◆ **REQUIRED WORK**
Which lines of the data contain the string "zero"? Copy every one of them.

- Opening Delimiter -

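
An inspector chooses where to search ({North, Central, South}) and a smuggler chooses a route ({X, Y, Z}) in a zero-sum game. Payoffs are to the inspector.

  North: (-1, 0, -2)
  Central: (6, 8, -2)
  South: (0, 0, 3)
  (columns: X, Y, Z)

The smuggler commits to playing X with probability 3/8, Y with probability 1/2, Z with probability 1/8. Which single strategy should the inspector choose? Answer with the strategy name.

Expected payoff of North: (3/8)·(-1) + (1/2)·0 + (1/8)·(-2) = -5/8.
Expected payoff of Central: (3/8)·6 + (1/2)·8 + (1/8)·(-2) = 6.
Expected payoff of South: (3/8)·0 + (1/2)·0 + (1/8)·3 = 3/8.
The largest is 6, so the inspector's best response is Central.

Central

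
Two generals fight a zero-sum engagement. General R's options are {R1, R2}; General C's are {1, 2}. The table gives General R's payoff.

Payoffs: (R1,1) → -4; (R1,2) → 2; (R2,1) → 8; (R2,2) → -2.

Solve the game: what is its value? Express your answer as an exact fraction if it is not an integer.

1/2

Row minima: R1 → -4, R2 → -2; maximin = -2.
Column maxima: 1 → 8, 2 → 2; minimax = 2.
-2 ≠ 2, so there is no saddle point; optimal play is mixed.
Let General R play R1 with probability p. Expected payoff against 1: (-4)p + 8(1−p) = −12p + 8; against 2: 2p + (-2)(1−p) = 4p − 2.
Setting these equal: −12p + 8 = 4p − 2 ⇒ −16p = -10 ⇒ p = 5/8, and the value is (-12)·(5/8) + 8 = 1/2.
For General C: with q = P(1), equating R1's and R2's payoffs gives −6q + 2 = 10q − 2 ⇒ q = 1/4.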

- Closing Delimiter -

◆ **TASK RESULT**
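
An inspector chooses where to search ({North, Central, South}) and a smuggler chooses a route ({X, Y, Z}) in a zero-sum game. Payoffs are to the inspector.
Two generals fight a zero-sum engagement. General R's options are {R1, R2}; General C's are {1, 2}. The table gives General R's payoff.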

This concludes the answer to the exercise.